> [Required action] Scan the records below. List lines holding "given".

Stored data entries
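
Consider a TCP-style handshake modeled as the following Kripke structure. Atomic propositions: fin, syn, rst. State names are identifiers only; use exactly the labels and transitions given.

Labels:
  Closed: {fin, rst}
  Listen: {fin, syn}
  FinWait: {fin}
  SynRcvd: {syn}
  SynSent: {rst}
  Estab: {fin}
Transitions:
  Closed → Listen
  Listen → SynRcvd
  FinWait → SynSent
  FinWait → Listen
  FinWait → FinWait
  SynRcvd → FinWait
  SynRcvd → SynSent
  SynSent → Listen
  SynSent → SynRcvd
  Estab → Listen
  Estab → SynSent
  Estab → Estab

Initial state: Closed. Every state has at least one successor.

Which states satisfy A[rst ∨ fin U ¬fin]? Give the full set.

{Closed, Listen, SynRcvd, SynSent}

States satisfying rst ∨ fin: {Closed, Listen, FinWait, SynSent, Estab}.
States satisfying ¬fin: {SynRcvd, SynSent}.
States satisfying A[rst ∨ fin U ¬fin]: {Closed, Listen, SynRcvd, SynSent}.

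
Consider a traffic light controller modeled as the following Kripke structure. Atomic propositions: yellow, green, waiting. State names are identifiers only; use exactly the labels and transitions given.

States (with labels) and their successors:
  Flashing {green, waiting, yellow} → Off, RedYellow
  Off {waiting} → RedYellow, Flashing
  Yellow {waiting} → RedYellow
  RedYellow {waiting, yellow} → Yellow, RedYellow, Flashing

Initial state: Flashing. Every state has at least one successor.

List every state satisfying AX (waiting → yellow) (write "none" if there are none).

{Off, Yellow}

States satisfying waiting → yellow: {Flashing, RedYellow}.
States satisfying AX (waiting → yellow): {Off, Yellow}.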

> [Response to the exercise]
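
Consider a TCP-style handshake modeled as the following Kripke structure. Atomic propositions: fin, syn, rst. State names are identifiers only; use exactly the labels and transitions given.
Consider a traffic light controller modeled as the following Kripke structure. Atomic propositions: yellow, green, waiting. State names are identifiers only; use exactly the labels and transitions given.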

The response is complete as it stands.